GOAL OF THE EXERCISE: Whenever the word "positions" shows up in a line of the data, copy that line.

EXTRACTED MATERIAL:
· · · ·

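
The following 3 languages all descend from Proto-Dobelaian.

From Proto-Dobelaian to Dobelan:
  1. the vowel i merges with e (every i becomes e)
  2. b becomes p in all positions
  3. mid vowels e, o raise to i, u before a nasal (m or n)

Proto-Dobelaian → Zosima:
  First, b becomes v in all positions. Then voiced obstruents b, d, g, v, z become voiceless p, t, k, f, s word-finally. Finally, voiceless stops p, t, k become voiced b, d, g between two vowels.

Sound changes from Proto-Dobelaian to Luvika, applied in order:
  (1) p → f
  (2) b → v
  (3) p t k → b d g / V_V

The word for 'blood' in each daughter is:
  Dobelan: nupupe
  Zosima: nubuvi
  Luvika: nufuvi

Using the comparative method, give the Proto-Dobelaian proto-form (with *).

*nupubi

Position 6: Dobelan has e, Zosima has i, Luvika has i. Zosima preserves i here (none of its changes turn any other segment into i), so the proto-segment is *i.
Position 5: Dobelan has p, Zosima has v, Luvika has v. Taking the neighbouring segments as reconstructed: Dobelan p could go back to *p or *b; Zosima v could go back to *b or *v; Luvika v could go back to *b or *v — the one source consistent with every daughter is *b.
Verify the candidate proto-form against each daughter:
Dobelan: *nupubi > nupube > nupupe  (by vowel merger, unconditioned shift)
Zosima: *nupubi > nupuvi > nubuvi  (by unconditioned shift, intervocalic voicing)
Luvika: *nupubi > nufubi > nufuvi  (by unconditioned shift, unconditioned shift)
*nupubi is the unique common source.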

· · · ·

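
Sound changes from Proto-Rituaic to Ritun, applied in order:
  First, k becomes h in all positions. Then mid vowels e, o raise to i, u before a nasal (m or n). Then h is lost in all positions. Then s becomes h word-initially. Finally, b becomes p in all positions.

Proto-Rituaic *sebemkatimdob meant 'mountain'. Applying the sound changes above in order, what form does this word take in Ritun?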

· · · ·

SOLUTION:
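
  2. b becomes p in all positions
  First, b becomes v in all positions. Then voiced obstruents b, d, g, v, z become voiceless p, t, k, f, s word-finally. Finally, voiceless stops p, t, k become voiced b, d, g between two vowels.
  First, k becomes h in all positions. Then mid vowels e, o raise to i, u before a nasal (m or n). Then h is lost in all positions. Then s becomes h word-initially. Finally, b becomes p in all positions.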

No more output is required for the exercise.